§ **TASK REQUIREMENTS**: When a line below contains the string "given", show that line.

§ **DATA**:
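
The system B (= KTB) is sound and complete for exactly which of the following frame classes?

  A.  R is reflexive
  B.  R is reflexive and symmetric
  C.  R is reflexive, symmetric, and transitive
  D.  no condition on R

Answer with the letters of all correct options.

B

(A) this class determines T (= KT), not B (= KTB).
(B) B (= KTB) is sound and complete for exactly this class.
(C) this class determines S5, not B (= KTB).
(D) this class determines K, not B (= KTB).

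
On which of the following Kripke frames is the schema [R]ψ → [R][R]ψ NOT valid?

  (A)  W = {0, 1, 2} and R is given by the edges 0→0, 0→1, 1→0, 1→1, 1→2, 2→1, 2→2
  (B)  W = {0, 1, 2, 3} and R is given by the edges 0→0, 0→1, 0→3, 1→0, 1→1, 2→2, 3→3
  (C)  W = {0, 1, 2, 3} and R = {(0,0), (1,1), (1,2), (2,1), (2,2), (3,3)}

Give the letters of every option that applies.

The schema [R]ψ → [R][R]ψ is axiom 4; it is valid on a frame iff R is transitive.
(A) R is not transitive (0 R 1 and 1 R 2 but not 0 R 2), so the schema fails here.
(B) R is not transitive (1 R 0 and 0 R 3 but not 1 R 3), so the schema fails here.
(C) R is transitive (R is closed under composition), so the schema is valid here.

A, B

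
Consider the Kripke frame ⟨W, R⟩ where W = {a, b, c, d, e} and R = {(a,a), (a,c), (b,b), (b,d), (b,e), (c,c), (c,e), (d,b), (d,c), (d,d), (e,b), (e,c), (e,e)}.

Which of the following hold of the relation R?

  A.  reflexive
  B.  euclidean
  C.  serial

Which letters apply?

(A) reflexive: each world relates to itself.
(B) not euclidean: a R c and a R a but not c R a.
(C) serial: every world has an R-successor.

A, C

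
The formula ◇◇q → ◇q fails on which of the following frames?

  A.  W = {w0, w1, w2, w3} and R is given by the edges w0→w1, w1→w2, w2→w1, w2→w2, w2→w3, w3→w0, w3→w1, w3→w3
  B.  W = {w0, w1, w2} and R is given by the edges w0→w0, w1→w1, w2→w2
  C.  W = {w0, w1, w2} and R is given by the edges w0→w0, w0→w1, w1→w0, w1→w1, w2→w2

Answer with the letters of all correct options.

The schema ◇◇q → ◇q is the dual of axiom 4; it is valid on a frame iff R is transitive.
(A) R is not transitive (w0 R w1 and w1 R w2 but not w0 R w2), so the schema fails here.
(B) R is transitive (R is closed under composition), so the schema is valid here.
(C) R is transitive (R is closed under composition), so the schema is valid here.

A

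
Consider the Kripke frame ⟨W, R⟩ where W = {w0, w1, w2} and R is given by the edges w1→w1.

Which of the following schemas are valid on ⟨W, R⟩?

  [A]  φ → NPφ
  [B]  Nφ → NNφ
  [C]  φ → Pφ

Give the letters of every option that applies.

A, B

R is not reflexive: not w0 R w0.
R is symmetric: every R-edge is matched by its reverse.
R is transitive: R is closed under composition.
(A) φ → NPφ (axiom B) characterises the symmetric frames. R is symmetric — valid.
(B) Nφ → NNφ (axiom 4) characterises the transitive frames. R is transitive — valid.
(C) φ → Pφ is the dual of axiom T; it is valid on a frame exactly when R is reflexive. R is not reflexive, so not valid.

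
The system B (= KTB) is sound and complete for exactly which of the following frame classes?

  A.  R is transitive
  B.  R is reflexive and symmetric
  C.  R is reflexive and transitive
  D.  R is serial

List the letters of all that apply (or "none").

B

(A) this class determines K4, not B (= KTB).
(B) B (= KTB) is sound and complete for exactly this class.
(C) this class determines S4, not B (= KTB).
(D) this class determines D, not B (= KTB).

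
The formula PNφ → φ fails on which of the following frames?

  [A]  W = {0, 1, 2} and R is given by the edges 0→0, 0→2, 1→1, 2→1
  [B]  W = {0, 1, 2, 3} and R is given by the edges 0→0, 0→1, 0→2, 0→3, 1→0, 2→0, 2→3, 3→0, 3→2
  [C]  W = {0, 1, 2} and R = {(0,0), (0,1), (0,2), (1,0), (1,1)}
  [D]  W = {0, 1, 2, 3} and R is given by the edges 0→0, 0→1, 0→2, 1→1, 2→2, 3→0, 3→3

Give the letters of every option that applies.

The schema PNφ → φ is the dual of axiom B; it is valid on a frame iff R is symmetric.
(A) R is not symmetric (0 R 2 but not 2 R 0), so the schema fails here.
(B) R is symmetric (every R-edge is matched by its reverse), so the schema is valid here.
(C) R is not symmetric (0 R 2 but not 2 R 0), so the schema fails here.
(D) R is not symmetric (0 R 1 but not 1 R 0), so the schema fails here.

A, C, D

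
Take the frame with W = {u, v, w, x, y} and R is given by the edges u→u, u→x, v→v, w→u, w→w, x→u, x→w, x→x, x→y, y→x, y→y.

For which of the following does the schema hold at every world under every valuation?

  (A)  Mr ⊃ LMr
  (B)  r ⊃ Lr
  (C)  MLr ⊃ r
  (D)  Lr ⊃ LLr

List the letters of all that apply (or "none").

none

R is not symmetric: w R u but not u R w.
R is not transitive: u R x and x R w but not u R w.
R is not euclidean: w R u and w R w but not u R w.
R is not a subset of the identity: u R x with u ≠ x.
(A) Mr ⊃ LMr is axiom 5, which corresponds to the euclidean property. R is not euclidean — not valid.
(B) r ⊃ Lr (equivalent to ◇p→p) corresponds to R being a subset of the identity. Here R ⊄ identity, so not valid.
(C) MLr ⊃ r is the dual of axiom B; it is valid on a frame exactly when R is symmetric. R is not symmetric, so not valid.
(D) Lr ⊃ LLr is axiom 4, which corresponds to transitivity. R is not transitive — not valid.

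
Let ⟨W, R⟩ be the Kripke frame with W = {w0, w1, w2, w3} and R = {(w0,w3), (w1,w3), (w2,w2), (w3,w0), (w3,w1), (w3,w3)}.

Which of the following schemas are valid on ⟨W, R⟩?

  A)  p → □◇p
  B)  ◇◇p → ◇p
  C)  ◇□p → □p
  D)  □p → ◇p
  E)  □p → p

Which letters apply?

R is not reflexive: not w0 R w0.
R is symmetric: every R-edge is matched by its reverse.
R is not transitive: w0 R w3 and w3 R w0 but not w0 R w0.
R is not euclidean: w3 R w0 and w3 R w1 but not w0 R w1.
R is serial: every world has an R-successor.
(A) p → □◇p is axiom B; it is valid on a frame exactly when R is symmetric. R is symmetric, so valid.
(B) ◇◇p → ◇p (the dual of axiom 4) characterises the transitive frames. R is not transitive — not valid.
(C) ◇□p → □p is the dual of axiom 5; it is valid on a frame exactly when R is euclidean. R is not euclidean, so not valid.
(D) axiom D: valid iff R is serial. R is serial — valid.
(E) □p → p is axiom T; it is valid on a frame exactly when R is reflexive. R is not reflexive, so not valid.

A, D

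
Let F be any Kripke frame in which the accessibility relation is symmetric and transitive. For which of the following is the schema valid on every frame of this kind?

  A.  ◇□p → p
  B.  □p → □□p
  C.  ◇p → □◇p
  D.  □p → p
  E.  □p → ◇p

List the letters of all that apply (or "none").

A, B, C

A symmetric transitive relation is euclidean (uRv and uRw give vRu by symmetry, then vRw by transitivity).
(A) ◇□p → p is the dual of axiom B, which corresponds to symmetry. Every such R is symmetric — valid.
(B) □p → □□p is axiom 4; it is valid on a frame exactly when R is transitive. Every such R is transitive, so valid.
(C) ◇p → □◇p is axiom 5, which corresponds to the euclidean property. Every such R is euclidean — valid.
(D) axiom T: valid iff R is reflexive. Such an R need not be reflexive — not valid.
(E) □p → ◇p is axiom D; it is valid on a frame exactly when R is serial. Such an R need not be serial, so not valid.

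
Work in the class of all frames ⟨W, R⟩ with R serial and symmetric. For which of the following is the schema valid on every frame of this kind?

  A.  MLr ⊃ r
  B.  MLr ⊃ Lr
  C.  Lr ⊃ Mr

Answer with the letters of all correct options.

A, C

(A) the dual of axiom B: valid iff R is symmetric. Every such R is symmetric — valid.
(B) MLr ⊃ Lr is the dual of axiom 5, which corresponds to the euclidean property. Such an R need not be euclidean — not valid.
(C) Lr ⊃ Mr is axiom D; it is valid on a frame exactly when R is serial. Every such R is serial, so valid.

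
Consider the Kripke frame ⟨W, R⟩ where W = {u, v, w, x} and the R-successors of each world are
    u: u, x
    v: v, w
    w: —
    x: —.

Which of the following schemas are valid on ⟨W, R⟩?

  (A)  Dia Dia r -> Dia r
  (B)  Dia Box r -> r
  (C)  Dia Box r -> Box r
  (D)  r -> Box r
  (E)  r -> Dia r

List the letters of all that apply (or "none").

A

R is not reflexive: not w R w.
R is not symmetric: u R x but not x R u.
R is transitive: R is closed under composition.
R is not euclidean: u R x and u R u but not x R u.
R is not a subset of the identity: u R x with u ≠ x.
(A) the dual of axiom 4: valid iff R is transitive. R is transitive — valid.
(B) Dia Box r -> r is the dual of axiom B, which corresponds to symmetry. R is not symmetric — not valid.
(C) Dia Box r -> Box r (the dual of axiom 5) characterises the euclidean frames. R is not euclidean — not valid.
(D) r -> Box r (equivalent to ◇p→p) corresponds to R being a subset of the identity. Here R ⊄ identity, so not valid.
(E) r -> Dia r is the dual of axiom T, which corresponds to reflexivity. R is not reflexive — not valid.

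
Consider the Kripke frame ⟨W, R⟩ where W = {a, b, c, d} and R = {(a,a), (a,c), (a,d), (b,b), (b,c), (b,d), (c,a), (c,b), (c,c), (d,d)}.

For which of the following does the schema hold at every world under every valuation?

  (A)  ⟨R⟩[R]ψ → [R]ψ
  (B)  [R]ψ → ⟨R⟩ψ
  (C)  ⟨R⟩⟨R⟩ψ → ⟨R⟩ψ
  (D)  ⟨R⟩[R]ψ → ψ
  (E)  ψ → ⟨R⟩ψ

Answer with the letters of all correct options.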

§ **ANSWER SPACE**:
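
  (A)  W = {0, 1, 2} and R is given by the edges 0→0, 0→1, 1→0, 1→1, 1→2, 2→1, 2→2
  (B)  W = {0, 1, 2, 3} and R is given by the edges 0→0, 0→1, 0→3, 1→0, 1→1, 2→2, 3→3
  A.  W = {w0, w1, w2, w3} and R is given by the edges w0→w1, w1→w2, w2→w1, w2→w2, w2→w3, w3→w0, w3→w1, w3→w3
  B.  W = {w0, w1, w2} and R is given by the edges w0→w0, w1→w1, w2→w2
  C.  W = {w0, w1, w2} and R is given by the edges w0→w0, w0→w1, w1→w0, w1→w1, w2→w2
Consider the Kripke frame ⟨W, R⟩ where W = {w0, w1, w2} and R is given by the edges w1→w1.
  [A]  W = {0, 1, 2} and R is given by the edges 0→0, 0→2, 1→1, 2→1
  [B]  W = {0, 1, 2, 3} and R is given by the edges 0→0, 0→1, 0→2, 0→3, 1→0, 2→0, 2→3, 3→0, 3→2
  [D]  W = {0, 1, 2, 3} and R is given by the edges 0→0, 0→1, 0→2, 1→1, 2→2, 3→0, 3→3
Take the frame with W = {u, v, w, x, y} and R is given by the edges u→u, u→x, v→v, w→u, w→w, x→u, x→w, x→x, x→y, y→x, y→y.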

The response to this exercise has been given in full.